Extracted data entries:
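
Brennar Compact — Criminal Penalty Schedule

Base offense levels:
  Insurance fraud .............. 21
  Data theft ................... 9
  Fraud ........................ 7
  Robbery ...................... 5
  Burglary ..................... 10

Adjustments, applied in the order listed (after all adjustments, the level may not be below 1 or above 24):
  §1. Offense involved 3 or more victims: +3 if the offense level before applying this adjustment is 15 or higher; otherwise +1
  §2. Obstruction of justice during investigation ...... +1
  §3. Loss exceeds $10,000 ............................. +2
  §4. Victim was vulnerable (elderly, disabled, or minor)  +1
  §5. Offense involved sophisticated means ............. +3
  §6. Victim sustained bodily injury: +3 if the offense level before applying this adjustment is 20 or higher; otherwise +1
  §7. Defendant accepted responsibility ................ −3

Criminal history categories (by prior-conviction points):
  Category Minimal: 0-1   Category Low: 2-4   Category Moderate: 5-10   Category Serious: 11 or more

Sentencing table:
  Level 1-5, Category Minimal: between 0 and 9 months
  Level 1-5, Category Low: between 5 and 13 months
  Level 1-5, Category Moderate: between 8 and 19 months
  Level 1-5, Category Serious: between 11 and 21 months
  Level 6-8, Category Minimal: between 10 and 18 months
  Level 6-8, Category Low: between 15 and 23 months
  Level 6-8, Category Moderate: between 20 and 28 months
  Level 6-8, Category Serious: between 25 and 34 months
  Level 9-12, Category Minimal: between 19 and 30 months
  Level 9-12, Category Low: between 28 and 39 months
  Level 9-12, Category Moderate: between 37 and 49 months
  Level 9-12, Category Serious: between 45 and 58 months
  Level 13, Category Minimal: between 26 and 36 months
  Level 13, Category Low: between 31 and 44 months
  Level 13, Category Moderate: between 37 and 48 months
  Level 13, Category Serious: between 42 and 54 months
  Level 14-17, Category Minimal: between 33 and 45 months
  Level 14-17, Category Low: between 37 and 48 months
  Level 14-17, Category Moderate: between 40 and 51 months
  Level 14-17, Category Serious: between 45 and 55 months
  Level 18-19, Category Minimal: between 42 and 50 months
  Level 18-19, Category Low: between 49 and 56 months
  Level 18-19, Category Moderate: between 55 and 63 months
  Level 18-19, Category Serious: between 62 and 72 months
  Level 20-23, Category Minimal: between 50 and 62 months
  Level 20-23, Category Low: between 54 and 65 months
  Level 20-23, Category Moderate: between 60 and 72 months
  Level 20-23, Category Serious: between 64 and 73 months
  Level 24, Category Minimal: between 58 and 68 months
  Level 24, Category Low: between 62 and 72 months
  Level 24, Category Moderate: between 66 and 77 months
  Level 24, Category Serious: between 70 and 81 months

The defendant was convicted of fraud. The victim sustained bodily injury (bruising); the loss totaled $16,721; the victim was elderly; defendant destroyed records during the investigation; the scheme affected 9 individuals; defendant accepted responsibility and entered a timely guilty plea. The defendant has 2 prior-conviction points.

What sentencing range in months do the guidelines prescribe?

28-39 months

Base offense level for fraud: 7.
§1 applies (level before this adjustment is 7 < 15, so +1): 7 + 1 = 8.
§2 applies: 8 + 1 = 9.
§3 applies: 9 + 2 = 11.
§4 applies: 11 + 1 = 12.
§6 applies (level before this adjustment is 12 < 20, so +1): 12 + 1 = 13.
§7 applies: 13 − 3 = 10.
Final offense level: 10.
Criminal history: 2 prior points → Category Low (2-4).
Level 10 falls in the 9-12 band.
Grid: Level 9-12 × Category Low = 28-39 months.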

--

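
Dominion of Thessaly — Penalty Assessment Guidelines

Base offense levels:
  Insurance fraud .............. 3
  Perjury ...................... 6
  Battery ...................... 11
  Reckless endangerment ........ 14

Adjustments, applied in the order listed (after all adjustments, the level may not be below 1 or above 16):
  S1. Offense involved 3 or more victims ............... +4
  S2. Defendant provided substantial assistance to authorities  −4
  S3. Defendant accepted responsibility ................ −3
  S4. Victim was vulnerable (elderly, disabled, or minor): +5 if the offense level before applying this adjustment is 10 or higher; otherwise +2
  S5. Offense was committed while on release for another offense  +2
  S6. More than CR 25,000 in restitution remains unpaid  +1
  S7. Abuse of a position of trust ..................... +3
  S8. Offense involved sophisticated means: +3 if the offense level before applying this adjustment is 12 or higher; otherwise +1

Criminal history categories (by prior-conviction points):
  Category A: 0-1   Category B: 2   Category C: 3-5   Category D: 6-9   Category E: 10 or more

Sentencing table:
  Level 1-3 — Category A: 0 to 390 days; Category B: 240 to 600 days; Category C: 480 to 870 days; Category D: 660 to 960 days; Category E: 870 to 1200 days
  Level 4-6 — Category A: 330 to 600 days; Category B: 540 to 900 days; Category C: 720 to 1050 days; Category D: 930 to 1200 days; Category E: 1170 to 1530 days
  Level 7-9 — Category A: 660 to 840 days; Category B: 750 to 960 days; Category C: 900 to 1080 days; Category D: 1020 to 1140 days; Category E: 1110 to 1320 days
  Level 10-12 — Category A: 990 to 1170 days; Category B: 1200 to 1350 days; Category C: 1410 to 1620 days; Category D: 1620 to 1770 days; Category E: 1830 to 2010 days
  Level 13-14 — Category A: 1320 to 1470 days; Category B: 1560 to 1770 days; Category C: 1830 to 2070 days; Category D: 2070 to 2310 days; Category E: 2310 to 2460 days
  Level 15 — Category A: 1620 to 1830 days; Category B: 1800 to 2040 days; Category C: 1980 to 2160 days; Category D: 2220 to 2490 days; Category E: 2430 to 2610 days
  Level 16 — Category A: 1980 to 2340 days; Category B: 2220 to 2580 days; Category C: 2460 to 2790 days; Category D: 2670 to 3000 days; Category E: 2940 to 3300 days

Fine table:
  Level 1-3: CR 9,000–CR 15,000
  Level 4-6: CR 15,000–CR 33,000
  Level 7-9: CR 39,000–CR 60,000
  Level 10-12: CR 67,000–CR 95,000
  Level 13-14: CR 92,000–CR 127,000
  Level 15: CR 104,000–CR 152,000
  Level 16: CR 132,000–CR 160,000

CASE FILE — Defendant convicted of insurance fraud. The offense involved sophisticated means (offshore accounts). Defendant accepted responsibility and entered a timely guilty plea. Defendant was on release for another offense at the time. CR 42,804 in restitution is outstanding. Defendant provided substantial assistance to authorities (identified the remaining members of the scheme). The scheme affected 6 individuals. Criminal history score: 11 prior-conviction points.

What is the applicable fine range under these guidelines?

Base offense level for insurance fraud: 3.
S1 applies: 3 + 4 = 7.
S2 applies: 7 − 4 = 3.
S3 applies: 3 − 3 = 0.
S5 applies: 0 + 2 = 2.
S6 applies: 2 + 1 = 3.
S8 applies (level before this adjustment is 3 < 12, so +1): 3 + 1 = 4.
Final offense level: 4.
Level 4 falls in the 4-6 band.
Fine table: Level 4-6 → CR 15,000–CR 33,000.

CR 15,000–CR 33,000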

---

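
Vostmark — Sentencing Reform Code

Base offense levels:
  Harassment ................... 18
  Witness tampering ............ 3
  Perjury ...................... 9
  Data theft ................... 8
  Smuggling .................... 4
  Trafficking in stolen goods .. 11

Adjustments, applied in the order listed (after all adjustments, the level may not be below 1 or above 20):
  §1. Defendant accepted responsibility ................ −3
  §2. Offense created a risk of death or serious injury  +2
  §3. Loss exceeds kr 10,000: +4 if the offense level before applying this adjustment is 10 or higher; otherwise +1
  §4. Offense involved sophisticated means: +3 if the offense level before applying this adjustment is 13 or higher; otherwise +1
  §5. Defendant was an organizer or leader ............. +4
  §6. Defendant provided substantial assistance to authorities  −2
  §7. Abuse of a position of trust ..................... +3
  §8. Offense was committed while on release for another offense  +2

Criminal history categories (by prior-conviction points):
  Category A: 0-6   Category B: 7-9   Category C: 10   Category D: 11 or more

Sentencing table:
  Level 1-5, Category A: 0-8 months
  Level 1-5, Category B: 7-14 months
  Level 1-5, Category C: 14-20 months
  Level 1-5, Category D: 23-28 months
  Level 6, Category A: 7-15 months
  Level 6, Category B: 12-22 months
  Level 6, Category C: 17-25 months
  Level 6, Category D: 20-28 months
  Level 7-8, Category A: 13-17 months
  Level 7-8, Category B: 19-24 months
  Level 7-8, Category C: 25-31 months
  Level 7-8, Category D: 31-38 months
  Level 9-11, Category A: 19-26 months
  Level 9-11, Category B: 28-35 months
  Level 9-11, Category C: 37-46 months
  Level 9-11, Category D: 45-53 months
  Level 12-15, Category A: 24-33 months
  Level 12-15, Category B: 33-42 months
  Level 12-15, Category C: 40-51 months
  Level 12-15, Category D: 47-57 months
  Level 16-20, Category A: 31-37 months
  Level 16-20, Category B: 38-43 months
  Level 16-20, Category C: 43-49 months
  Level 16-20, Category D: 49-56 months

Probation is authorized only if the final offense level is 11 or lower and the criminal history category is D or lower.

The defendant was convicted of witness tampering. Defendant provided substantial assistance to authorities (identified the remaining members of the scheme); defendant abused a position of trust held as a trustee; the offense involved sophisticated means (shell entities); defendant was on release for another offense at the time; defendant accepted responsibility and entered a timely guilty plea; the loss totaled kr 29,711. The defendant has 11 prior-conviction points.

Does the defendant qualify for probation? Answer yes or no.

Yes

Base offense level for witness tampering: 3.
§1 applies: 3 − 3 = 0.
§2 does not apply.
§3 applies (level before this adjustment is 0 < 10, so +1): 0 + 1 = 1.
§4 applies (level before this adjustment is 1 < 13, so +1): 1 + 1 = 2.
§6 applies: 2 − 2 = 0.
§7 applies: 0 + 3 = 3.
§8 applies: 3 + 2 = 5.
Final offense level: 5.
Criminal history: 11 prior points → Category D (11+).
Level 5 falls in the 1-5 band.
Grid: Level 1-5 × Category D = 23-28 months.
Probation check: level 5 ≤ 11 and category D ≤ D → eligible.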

**WHAT YOU ARE ASKED TO DO**
Copy out each line of the data above, exactly, if it lies between the line holding "Brennar Compact — Criminal Penalty Schedule" and the line holding "Level 13, Category Low: between", inclusive; copy no other line.

**TASK OUTPUT**
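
Brennar Compact — Criminal Penalty Schedule

Base offense levels:
  Insurance fraud .............. 21
  Data theft ................... 9
  Fraud ........................ 7
  Robbery ...................... 5
  Burglary ..................... 10

Adjustments, applied in the order listed (after all adjustments, the level may not be below 1 or above 24):
  §1. Offense involved 3 or more victims: +3 if the offense level before applying this adjustment is 15 or higher; otherwise +1
  §2. Obstruction of justice during investigation ...... +1
  §3. Loss exceeds $10,000 ............................. +2
  §4. Victim was vulnerable (elderly, disabled, or minor)  +1
  §5. Offense involved sophisticated means ............. +3
  §6. Victim sustained bodily injury: +3 if the offense level before applying this adjustment is 20 or higher; otherwise +1
  §7. Defendant accepted responsibility ................ −3

Criminal history categories (by prior-conviction points):
  Category Minimal: 0-1   Category Low: 2-4   Category Moderate: 5-10   Category Serious: 11 or more

Sentencing table:
  Level 1-5, Category Minimal: between 0 and 9 months
  Level 1-5, Category Low: between 5 and 13 months
  Level 1-5, Category Moderate: between 8 and 19 months
  Level 1-5, Category Serious: between 11 and 21 months
  Level 6-8, Category Minimal: between 10 and 18 months
  Level 6-8, Category Low: between 15 and 23 months
  Level 6-8, Category Moderate: between 20 and 28 months
  Level 6-8, Category Serious: between 25 and 34 months
  Level 9-12, Category Minimal: between 19 and 30 months
  Level 9-12, Category Low: between 28 and 39 months
  Level 9-12, Category Moderate: between 37 and 49 months
  Level 9-12, Category Serious: between 45 and 58 months
  Level 13, Category Minimal: between 26 and 36 months
  Level 13, Category Low: between 31 and 44 months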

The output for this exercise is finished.